Stored data entries:
▽
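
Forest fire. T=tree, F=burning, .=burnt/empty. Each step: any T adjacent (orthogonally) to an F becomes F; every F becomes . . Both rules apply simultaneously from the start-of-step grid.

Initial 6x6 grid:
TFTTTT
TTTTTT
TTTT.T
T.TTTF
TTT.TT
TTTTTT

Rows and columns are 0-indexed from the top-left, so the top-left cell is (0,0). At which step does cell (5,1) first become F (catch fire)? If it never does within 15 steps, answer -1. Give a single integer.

Step 1: cell (5,1)='T' (+6 fires, +2 burnt)
Step 2: cell (5,1)='T' (+8 fires, +6 burnt)
Step 3: cell (5,1)='T' (+9 fires, +8 burnt)
Step 4: cell (5,1)='T' (+3 fires, +9 burnt)
Step 5: cell (5,1)='T' (+3 fires, +3 burnt)
Step 6: cell (5,1)='F' (+2 fires, +3 burnt)
  -> target ignites at step 6
Step 7: cell (5,1)='.' (+0 fires, +2 burnt)
  fire out at step 7

6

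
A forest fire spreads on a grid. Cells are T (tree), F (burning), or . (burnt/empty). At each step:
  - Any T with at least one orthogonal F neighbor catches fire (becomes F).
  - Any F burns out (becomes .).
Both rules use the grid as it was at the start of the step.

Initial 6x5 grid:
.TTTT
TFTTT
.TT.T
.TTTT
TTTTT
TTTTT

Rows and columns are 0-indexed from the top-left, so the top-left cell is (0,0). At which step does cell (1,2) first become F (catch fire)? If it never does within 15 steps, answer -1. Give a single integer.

Step 1: cell (1,2)='F' (+4 fires, +1 burnt)
  -> target ignites at step 1
Step 2: cell (1,2)='.' (+4 fires, +4 burnt)
Step 3: cell (1,2)='.' (+4 fires, +4 burnt)
Step 4: cell (1,2)='.' (+6 fires, +4 burnt)
Step 5: cell (1,2)='.' (+4 fires, +6 burnt)
Step 6: cell (1,2)='.' (+2 fires, +4 burnt)
Step 7: cell (1,2)='.' (+1 fires, +2 burnt)
Step 8: cell (1,2)='.' (+0 fires, +1 burnt)
  fire out at step 8

1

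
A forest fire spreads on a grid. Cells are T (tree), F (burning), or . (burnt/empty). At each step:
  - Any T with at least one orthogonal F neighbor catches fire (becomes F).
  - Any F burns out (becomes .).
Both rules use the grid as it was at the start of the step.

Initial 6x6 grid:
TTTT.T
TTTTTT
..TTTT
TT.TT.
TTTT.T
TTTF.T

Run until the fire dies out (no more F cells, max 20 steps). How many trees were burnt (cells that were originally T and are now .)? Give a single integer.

Step 1: +2 fires, +1 burnt (F count now 2)
Step 2: +3 fires, +2 burnt (F count now 3)
Step 3: +4 fires, +3 burnt (F count now 4)
Step 4: +5 fires, +4 burnt (F count now 5)
Step 5: +5 fires, +5 burnt (F count now 5)
Step 6: +3 fires, +5 burnt (F count now 3)
Step 7: +3 fires, +3 burnt (F count now 3)
Step 8: +1 fires, +3 burnt (F count now 1)
Step 9: +0 fires, +1 burnt (F count now 0)
Fire out after step 9
Initially T: 28, now '.': 34
Total burnt (originally-T cells now '.'): 26

Answer: 26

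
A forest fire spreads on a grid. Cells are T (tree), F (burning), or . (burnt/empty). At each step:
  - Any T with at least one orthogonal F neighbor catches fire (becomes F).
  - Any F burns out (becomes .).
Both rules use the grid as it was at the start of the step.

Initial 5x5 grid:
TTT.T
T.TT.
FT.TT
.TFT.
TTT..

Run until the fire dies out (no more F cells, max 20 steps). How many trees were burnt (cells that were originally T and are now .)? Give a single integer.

Step 1: +5 fires, +2 burnt (F count now 5)
Step 2: +3 fires, +5 burnt (F count now 3)
Step 3: +4 fires, +3 burnt (F count now 4)
Step 4: +2 fires, +4 burnt (F count now 2)
Step 5: +0 fires, +2 burnt (F count now 0)
Fire out after step 5
Initially T: 15, now '.': 24
Total burnt (originally-T cells now '.'): 14

Answer: 14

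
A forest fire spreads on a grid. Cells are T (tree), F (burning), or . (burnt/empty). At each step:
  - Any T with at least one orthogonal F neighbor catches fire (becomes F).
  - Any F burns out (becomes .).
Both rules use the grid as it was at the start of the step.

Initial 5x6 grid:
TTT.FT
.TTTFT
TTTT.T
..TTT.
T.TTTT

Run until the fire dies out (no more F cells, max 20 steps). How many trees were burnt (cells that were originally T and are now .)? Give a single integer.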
△
What is required: Set the entries above down once more, exactly as they stand.

Task answer:
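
Forest fire. T=tree, F=burning, .=burnt/empty. Each step: any T adjacent (orthogonally) to an F becomes F; every F becomes . . Both rules apply simultaneously from the start-of-step grid.

Initial 6x6 grid:
TFTTTT
TTTTTT
TTTT.T
T.TTTF
TTT.TT
TTTTTT

Rows and columns are 0-indexed from the top-left, so the top-left cell is (0,0). At which step does cell (5,1) first become F (catch fire)? If it never does within 15 steps, answer -1. Give a single integer.

Step 1: cell (5,1)='T' (+6 fires, +2 burnt)
Step 2: cell (5,1)='T' (+8 fires, +6 burnt)
Step 3: cell (5,1)='T' (+9 fires, +8 burnt)
Step 4: cell (5,1)='T' (+3 fires, +9 burnt)
Step 5: cell (5,1)='T' (+3 fires, +3 burnt)
Step 6: cell (5,1)='F' (+2 fires, +3 burnt)
  -> target ignites at step 6
Step 7: cell (5,1)='.' (+0 fires, +2 burnt)
  fire out at step 7

6

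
A forest fire spreads on a grid. Cells are T (tree), F (burning), or . (burnt/empty). At each step:
  - Any T with at least one orthogonal F neighbor catches fire (becomes F).
  - Any F burns out (becomes .).
Both rules use the grid as it was at the start of the step.

Initial 6x5 grid:
.TTTT
TFTTT
.TT.T
.TTTT
TTTTT
TTTTT

Rows and columns are 0-indexed from the top-left, so the top-left cell is (0,0). At which step does cell (1,2) first become F (catch fire)? If it never does within 15 steps, answer -1. Give a single integer.

Step 1: cell (1,2)='F' (+4 fires, +1 burnt)
  -> target ignites at step 1
Step 2: cell (1,2)='.' (+4 fires, +4 burnt)
Step 3: cell (1,2)='.' (+4 fires, +4 burnt)
Step 4: cell (1,2)='.' (+6 fires, +4 burnt)
Step 5: cell (1,2)='.' (+4 fires, +6 burnt)
Step 6: cell (1,2)='.' (+2 fires, +4 burnt)
Step 7: cell (1,2)='.' (+1 fires, +2 burnt)
Step 8: cell (1,2)='.' (+0 fires, +1 burnt)
  fire out at step 8

1

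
A forest fire spreads on a grid. Cells are T (tree), F (burning), or . (burnt/empty). At each step:
  - Any T with at least one orthogonal F neighbor catches fire (becomes F).
  - Any F burns out (becomes .).
Both rules use the grid as it was at the start of the step.

Initial 6x6 grid:
TTTT.T
TTTTTT
..TTTT
TT.TT.
TTTT.T
TTTF.T

Run until the fire dies out (no more F cells, max 20 steps). How many trees were burnt (cells that were originally T and are now .)? Give a single integer.

Step 1: +2 fires, +1 burnt (F count now 2)
Step 2: +3 fires, +2 burnt (F count now 3)
Step 3: +4 fires, +3 burnt (F count now 4)
Step 4: +5 fires, +4 burnt (F count now 5)
Step 5: +5 fires, +5 burnt (F count now 5)
Step 6: +3 fires, +5 burnt (F count now 3)
Step 7: +3 fires, +3 burnt (F count now 3)
Step 8: +1 fires, +3 burnt (F count now 1)
Step 9: +0 fires, +1 burnt (F count now 0)
Fire out after step 9
Initially T: 28, now '.': 34
Total burnt (originally-T cells now '.'): 26

Answer: 26

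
A forest fire spreads on a grid. Cells are T (tree), F (burning), or . (burnt/empty). At each step:
  - Any T with at least one orthogonal F neighbor catches fire (becomes F).
  - Any F burns out (becomes .).
Both rules use the grid as it was at the start of the step.

Initial 5x5 grid:
TTT.T
T.TT.
FT.TT
.TFT.
TTT..

Run until the fire dies out (no more F cells, max 20 steps). How many trees were burnt (cells that were originally T and are now .)? Give a single integer.

Step 1: +5 fires, +2 burnt (F count now 5)
Step 2: +3 fires, +5 burnt (F count now 3)
Step 3: +4 fires, +3 burnt (F count now 4)
Step 4: +2 fires, +4 burnt (F count now 2)
Step 5: +0 fires, +2 burnt (F count now 0)
Fire out after step 5
Initially T: 15, now '.': 24
Total burnt (originally-T cells now '.'): 14

Answer: 14

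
A forest fire spreads on a grid. Cells are T (tree), F (burning), or . (burnt/empty). At each step:
  - Any T with at least one orthogonal F neighbor catches fire (becomes F).
  - Any F burns out (becomes .).
Both rules use the grid as it was at the start of the step.

Initial 5x6 grid:
TTT.FT
.TTTFT
TTTT.T
..TTT.
T.TTTT

Run until the fire dies out (no more F cells, max 20 steps). How many trees were burnt (cells that were originally T and are now .)? Give a single integer.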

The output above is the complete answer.